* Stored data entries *
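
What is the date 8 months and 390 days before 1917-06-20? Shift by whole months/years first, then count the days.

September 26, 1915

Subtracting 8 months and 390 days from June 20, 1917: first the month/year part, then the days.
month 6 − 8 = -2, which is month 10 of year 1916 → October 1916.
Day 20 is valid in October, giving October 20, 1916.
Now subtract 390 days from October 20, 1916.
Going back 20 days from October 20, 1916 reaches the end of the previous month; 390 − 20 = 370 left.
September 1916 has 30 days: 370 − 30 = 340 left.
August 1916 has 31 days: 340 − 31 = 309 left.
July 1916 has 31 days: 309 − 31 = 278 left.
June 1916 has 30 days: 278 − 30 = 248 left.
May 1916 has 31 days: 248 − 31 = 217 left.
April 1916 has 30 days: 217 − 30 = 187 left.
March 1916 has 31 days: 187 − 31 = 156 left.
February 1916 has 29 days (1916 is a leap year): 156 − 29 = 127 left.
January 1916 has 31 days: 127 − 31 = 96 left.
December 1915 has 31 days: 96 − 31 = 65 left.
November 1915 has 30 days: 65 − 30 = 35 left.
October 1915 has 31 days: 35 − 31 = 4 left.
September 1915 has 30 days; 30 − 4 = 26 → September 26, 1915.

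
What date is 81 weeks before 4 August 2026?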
==
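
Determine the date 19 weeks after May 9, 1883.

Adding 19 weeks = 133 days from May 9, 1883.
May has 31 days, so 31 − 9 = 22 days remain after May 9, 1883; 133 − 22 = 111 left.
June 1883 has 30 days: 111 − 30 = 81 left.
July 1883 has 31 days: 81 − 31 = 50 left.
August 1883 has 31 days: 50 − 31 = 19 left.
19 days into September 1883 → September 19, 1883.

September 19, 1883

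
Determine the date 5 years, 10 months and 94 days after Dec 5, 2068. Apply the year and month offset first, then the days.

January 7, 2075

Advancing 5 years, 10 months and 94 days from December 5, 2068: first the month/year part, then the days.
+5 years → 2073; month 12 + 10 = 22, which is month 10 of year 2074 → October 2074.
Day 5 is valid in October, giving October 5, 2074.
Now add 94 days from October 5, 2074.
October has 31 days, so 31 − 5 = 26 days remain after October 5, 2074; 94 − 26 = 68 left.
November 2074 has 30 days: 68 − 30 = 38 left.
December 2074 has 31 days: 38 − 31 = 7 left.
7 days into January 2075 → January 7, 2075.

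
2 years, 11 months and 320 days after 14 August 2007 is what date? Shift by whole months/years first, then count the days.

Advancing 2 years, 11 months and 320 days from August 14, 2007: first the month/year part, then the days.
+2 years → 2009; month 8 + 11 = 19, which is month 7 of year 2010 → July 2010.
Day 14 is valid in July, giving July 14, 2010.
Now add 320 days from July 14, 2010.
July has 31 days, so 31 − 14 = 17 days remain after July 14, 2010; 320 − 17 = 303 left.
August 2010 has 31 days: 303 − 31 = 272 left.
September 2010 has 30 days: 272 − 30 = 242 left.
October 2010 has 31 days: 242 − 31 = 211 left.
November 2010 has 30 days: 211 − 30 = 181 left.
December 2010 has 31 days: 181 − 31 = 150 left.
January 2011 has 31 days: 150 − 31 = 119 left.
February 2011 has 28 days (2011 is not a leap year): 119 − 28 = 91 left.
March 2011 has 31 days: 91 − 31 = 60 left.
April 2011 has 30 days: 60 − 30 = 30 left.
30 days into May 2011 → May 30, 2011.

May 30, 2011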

* Your objective *
Copy the records above exactly, beginning at the line that contains "What is the" and stopping after the line that contains "What date is 81 weeks before 4 August 2026?".

* Your response *
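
What is the date 8 months and 390 days before 1917-06-20? Shift by whole months/years first, then count the days.

September 26, 1915

Subtracting 8 months and 390 days from June 20, 1917: first the month/year part, then the days.
month 6 − 8 = -2, which is month 10 of year 1916 → October 1916.
Day 20 is valid in October, giving October 20, 1916.
Now subtract 390 days from October 20, 1916.
Going back 20 days from October 20, 1916 reaches the end of the previous month; 390 − 20 = 370 left.
September 1916 has 30 days: 370 − 30 = 340 left.
August 1916 has 31 days: 340 − 31 = 309 left.
July 1916 has 31 days: 309 − 31 = 278 left.
June 1916 has 30 days: 278 − 30 = 248 left.
May 1916 has 31 days: 248 − 31 = 217 left.
April 1916 has 30 days: 217 − 30 = 187 left.
March 1916 has 31 days: 187 − 31 = 156 left.
February 1916 has 29 days (1916 is a leap year): 156 − 29 = 127 left.
January 1916 has 31 days: 127 − 31 = 96 left.
December 1915 has 31 days: 96 − 31 = 65 left.
November 1915 has 30 days: 65 − 30 = 35 left.
October 1915 has 31 days: 35 − 31 = 4 left.
September 1915 has 30 days; 30 − 4 = 26 → September 26, 1915.

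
What date is 81 weeks before 4 August 2026?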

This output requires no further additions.